**What you are asked to do:**
In full and without alteration, reproduce every record.

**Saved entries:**
↓↓↓
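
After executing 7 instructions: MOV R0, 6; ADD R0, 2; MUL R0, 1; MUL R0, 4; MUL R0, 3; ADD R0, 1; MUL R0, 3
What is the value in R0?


Register state trace:
  MOV R0, 6  → R0 = 6
  ADD R0, 2  → R0 = 6 + 2 = 8
  MUL R0, 1  → R0 = 8 * 1 = 8
  MUL R0, 4  → R0 = 8 * 4 = 32
  MUL R0, 3  → R0 = 32 * 3 = 96
  ADD R0, 1  → R0 = 96 + 1 = 97
  MUL R0, 3  → R0 = 97 * 3 = 291
Final: R0 = 291

291


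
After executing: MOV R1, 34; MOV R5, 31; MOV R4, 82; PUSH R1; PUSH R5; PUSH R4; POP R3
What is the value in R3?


Stack trace (top is rightmost):
  MOV R1, 34  → R1 = 34
  MOV R5, 31  → R5 = 31
  MOV R4, 82  → R4 = 82
  PUSH R1  → stack: [34]
  PUSH R5  → stack: [34, 31]
  PUSH R4  → stack: [34, 31, 82]
  POP R3  → R3 = 82, stack: [34, 31]
Final: R3 = 82

82


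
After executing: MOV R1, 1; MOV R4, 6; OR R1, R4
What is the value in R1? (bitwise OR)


Register state trace:
  MOV R1, 1  → R1 = 1 (0b00000001)
  MOV R4, 6  → R4 = 6 (0b00000110)
  OR R1, R4   → R1 = 1 OR 6 = 7 (0b00000111)
Final: R1 = 7

7


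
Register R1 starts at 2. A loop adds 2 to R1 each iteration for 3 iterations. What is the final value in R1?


Starting value: R1 = 2
  Iter 1: R1 = 2 + 2 = 4
  Iter 2: R1 = 4 + 2 = 6
  Iter 3: R1 = 6 + 2 = 8
Final: R1 = 8

8


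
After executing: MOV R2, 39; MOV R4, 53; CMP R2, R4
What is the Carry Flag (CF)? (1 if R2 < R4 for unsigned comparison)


Register state trace:
  MOV R2, 39  → R2 = 39
  MOV R4, 53  → R4 = 53
  CMP R2, R4  → unsigned 39 - 53: borrow occurs
  39 < 53, so CF = 1
CF = 1

1


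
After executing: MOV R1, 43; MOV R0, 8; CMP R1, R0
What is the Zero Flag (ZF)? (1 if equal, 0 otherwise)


Register state trace:
  MOV R1, 43  → R1 = 43
  MOV R0, 8  → R0 = 8
  CMP R1, R0  → computes 43 - 8 = 35
  Result is nonzero, so values are not equal
ZF = 0

0


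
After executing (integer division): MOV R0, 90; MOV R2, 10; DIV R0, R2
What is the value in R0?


Register state trace:
  MOV R0, 90  → R0 = 90
  MOV R2, 10  → R2 = 10
  DIV R0, R2  → R0 = 90 // 10 = 9
Final: R0 = 9

9


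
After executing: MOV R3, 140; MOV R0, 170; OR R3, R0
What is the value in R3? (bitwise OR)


Register state trace:
  MOV R3, 140  → R3 = 140 (0b10001100)
  MOV R0, 170  → R0 = 170 (0b10101010)
  OR R3, R0   → R3 = 140 OR 170 = 174 (0b10101110)
Final: R3 = 174

174


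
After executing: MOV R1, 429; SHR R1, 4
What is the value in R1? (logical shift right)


Register state trace:
  MOV R1, 429  → R1 = 429
  SHR R1, 4  → R1 = 429 >> 4 = 429 // 2^4 = 26
Final: R1 = 26

26


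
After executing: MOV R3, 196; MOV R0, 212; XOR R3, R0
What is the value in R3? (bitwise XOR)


Register state trace:
  MOV R3, 196  → R3 = 196 (0b11000100)
  MOV R0, 212  → R0 = 212 (0b11010100)
  XOR R3, R0  → R3 = 196 XOR 212 = 16 (0b00010000)
Final: R3 = 16

16


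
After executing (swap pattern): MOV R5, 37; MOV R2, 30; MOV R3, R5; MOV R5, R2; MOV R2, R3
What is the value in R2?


Register state trace (swap pattern):
  MOV R5, 37  → R5 = 37
  MOV R2, 30  → R2 = 30
  MOV R3, R5  → R3 = 37  (save R5)
  MOV R5, R2  → R5 = 30  (R5 gets R2's value)
  MOV R2, R3  → R2 = 37  (R2 gets saved value)
Final: R2 = 37

37


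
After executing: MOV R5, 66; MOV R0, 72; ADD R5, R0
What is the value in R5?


Register state trace:
  MOV R5, 66  → R5 = 66
  MOV R0, 72  → R0 = 72
  ADD R5, R0  → R5 = 66 + 72 = 138
Final: R5 = 138

138


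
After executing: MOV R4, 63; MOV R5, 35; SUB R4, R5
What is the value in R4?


Register state trace:
  MOV R4, 63  → R4 = 63
  MOV R5, 35  → R5 = 35
  SUB R4, R5  → R4 = 63 - 35 = 28
Final: R4 = 28

28


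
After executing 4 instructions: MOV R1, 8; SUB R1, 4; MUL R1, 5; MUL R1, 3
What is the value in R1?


Register state trace:
  MOV R1, 8  → R1 = 8
  SUB R1, 4  → R1 = 8 - 4 = 4
  MUL R1, 5  → R1 = 4 * 5 = 20
  MUL R1, 3  → R1 = 20 * 3 = 60
Final: R1 = 60

60


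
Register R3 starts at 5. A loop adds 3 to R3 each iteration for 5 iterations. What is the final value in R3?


Starting value: R3 = 5
  Iter 1: R3 = 5 + 3 = 8
  Iter 2: R3 = 8 + 3 = 11
  Iter 3: R3 = 11 + 3 = 14
  Iter 4: R3 = 14 + 3 = 17
  Iter 5: R3 = 17 + 3 = 20
Final: R3 = 20

20


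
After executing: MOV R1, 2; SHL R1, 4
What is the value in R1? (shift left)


Register state trace:
  MOV R1, 2  → R1 = 2
  SHL R1, 4  → R1 = 2 << 4 = 2 * 2^4 = 32
Final: R1 = 32

32


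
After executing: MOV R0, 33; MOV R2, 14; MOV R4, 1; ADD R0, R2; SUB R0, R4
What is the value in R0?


Register state trace:
  MOV R0, 33  → R0 = 33
  MOV R2, 14  → R2 = 14
  MOV R4, 1  → R4 = 1
  ADD R0, R2  → R0 = 33 + 14 = 47
  SUB R0, R4  → R0 = 47 - 1 = 46
Final: R0 = 46

46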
↑↑↑
**Result of the task:**
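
After executing 7 instructions: MOV R0, 6; ADD R0, 2; MUL R0, 1; MUL R0, 4; MUL R0, 3; ADD R0, 1; MUL R0, 3
What is the value in R0?


Register state trace:
  MOV R0, 6  → R0 = 6
  ADD R0, 2  → R0 = 6 + 2 = 8
  MUL R0, 1  → R0 = 8 * 1 = 8
  MUL R0, 4  → R0 = 8 * 4 = 32
  MUL R0, 3  → R0 = 32 * 3 = 96
  ADD R0, 1  → R0 = 96 + 1 = 97
  MUL R0, 3  → R0 = 97 * 3 = 291
Final: R0 = 291

291


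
After executing: MOV R1, 34; MOV R5, 31; MOV R4, 82; PUSH R1; PUSH R5; PUSH R4; POP R3
What is the value in R3?


Stack trace (top is rightmost):
  MOV R1, 34  → R1 = 34
  MOV R5, 31  → R5 = 31
  MOV R4, 82  → R4 = 82
  PUSH R1  → stack: [34]
  PUSH R5  → stack: [34, 31]
  PUSH R4  → stack: [34, 31, 82]
  POP R3  → R3 = 82, stack: [34, 31]
Final: R3 = 82

82


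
After executing: MOV R1, 1; MOV R4, 6; OR R1, R4
What is the value in R1? (bitwise OR)


Register state trace:
  MOV R1, 1  → R1 = 1 (0b00000001)
  MOV R4, 6  → R4 = 6 (0b00000110)
  OR R1, R4   → R1 = 1 OR 6 = 7 (0b00000111)
Final: R1 = 7

7


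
Register R1 starts at 2. A loop adds 2 to R1 each iteration for 3 iterations. What is the final value in R1?


Starting value: R1 = 2
  Iter 1: R1 = 2 + 2 = 4
  Iter 2: R1 = 4 + 2 = 6
  Iter 3: R1 = 6 + 2 = 8
Final: R1 = 8

8


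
After executing: MOV R2, 39; MOV R4, 53; CMP R2, R4
What is the Carry Flag (CF)? (1 if R2 < R4 for unsigned comparison)


Register state trace:
  MOV R2, 39  → R2 = 39
  MOV R4, 53  → R4 = 53
  CMP R2, R4  → unsigned 39 - 53: borrow occurs
  39 < 53, so CF = 1
CF = 1

1


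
After executing: MOV R1, 43; MOV R0, 8; CMP R1, R0
What is the Zero Flag (ZF)? (1 if equal, 0 otherwise)


Register state trace:
  MOV R1, 43  → R1 = 43
  MOV R0, 8  → R0 = 8
  CMP R1, R0  → computes 43 - 8 = 35
  Result is nonzero, so values are not equal
ZF = 0

0


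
After executing (integer division): MOV R0, 90; MOV R2, 10; DIV R0, R2
What is the value in R0?


Register state trace:
  MOV R0, 90  → R0 = 90
  MOV R2, 10  → R2 = 10
  DIV R0, R2  → R0 = 90 // 10 = 9
Final: R0 = 9

9


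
After executing: MOV R3, 140; MOV R0, 170; OR R3, R0
What is the value in R3? (bitwise OR)


Register state trace:
  MOV R3, 140  → R3 = 140 (0b10001100)
  MOV R0, 170  → R0 = 170 (0b10101010)
  OR R3, R0   → R3 = 140 OR 170 = 174 (0b10101110)
Final: R3 = 174

174


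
After executing: MOV R1, 429; SHR R1, 4
What is the value in R1? (logical shift right)


Register state trace:
  MOV R1, 429  → R1 = 429
  SHR R1, 4  → R1 = 429 >> 4 = 429 // 2^4 = 26
Final: R1 = 26

26


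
After executing: MOV R3, 196; MOV R0, 212; XOR R3, R0
What is the value in R3? (bitwise XOR)


Register state trace:
  MOV R3, 196  → R3 = 196 (0b11000100)
  MOV R0, 212  → R0 = 212 (0b11010100)
  XOR R3, R0  → R3 = 196 XOR 212 = 16 (0b00010000)
Final: R3 = 16

16


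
After executing (swap pattern): MOV R5, 37; MOV R2, 30; MOV R3, R5; MOV R5, R2; MOV R2, R3
What is the value in R2?


Register state trace (swap pattern):
  MOV R5, 37  → R5 = 37
  MOV R2, 30  → R2 = 30
  MOV R3, R5  → R3 = 37  (save R5)
  MOV R5, R2  → R5 = 30  (R5 gets R2's value)
  MOV R2, R3  → R2 = 37  (R2 gets saved value)
Final: R2 = 37

37


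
After executing: MOV R5, 66; MOV R0, 72; ADD R5, R0
What is the value in R5?


Register state trace:
  MOV R5, 66  → R5 = 66
  MOV R0, 72  → R0 = 72
  ADD R5, R0  → R5 = 66 + 72 = 138
Final: R5 = 138

138


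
After executing: MOV R4, 63; MOV R5, 35; SUB R4, R5
What is the value in R4?


Register state trace:
  MOV R4, 63  → R4 = 63
  MOV R5, 35  → R5 = 35
  SUB R4, R5  → R4 = 63 - 35 = 28
Final: R4 = 28

28


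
After executing 4 instructions: MOV R1, 8; SUB R1, 4; MUL R1, 5; MUL R1, 3
What is the value in R1?


Register state trace:
  MOV R1, 8  → R1 = 8
  SUB R1, 4  → R1 = 8 - 4 = 4
  MUL R1, 5  → R1 = 4 * 5 = 20
  MUL R1, 3  → R1 = 20 * 3 = 60
Final: R1 = 60

60


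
Register R3 starts at 5. A loop adds 3 to R3 each iteration for 5 iterations. What is the final value in R3?


Starting value: R3 = 5
  Iter 1: R3 = 5 + 3 = 8
  Iter 2: R3 = 8 + 3 = 11
  Iter 3: R3 = 11 + 3 = 14
  Iter 4: R3 = 14 + 3 = 17
  Iter 5: R3 = 17 + 3 = 20
Final: R3 = 20

20


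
After executing: MOV R1, 2; SHL R1, 4
What is the value in R1? (shift left)


Register state trace:
  MOV R1, 2  → R1 = 2
  SHL R1, 4  → R1 = 2 << 4 = 2 * 2^4 = 32
Final: R1 = 32

32


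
After executing: MOV R0, 33; MOV R2, 14; MOV R4, 1; ADD R0, R2; SUB R0, R4
What is the value in R0?


Register state trace:
  MOV R0, 33  → R0 = 33
  MOV R2, 14  → R2 = 14
  MOV R4, 1  → R4 = 1
  ADD R0, R2  → R0 = 33 + 14 = 47
  SUB R0, R4  → R0 = 47 - 1 = 46
Final: R0 = 46

46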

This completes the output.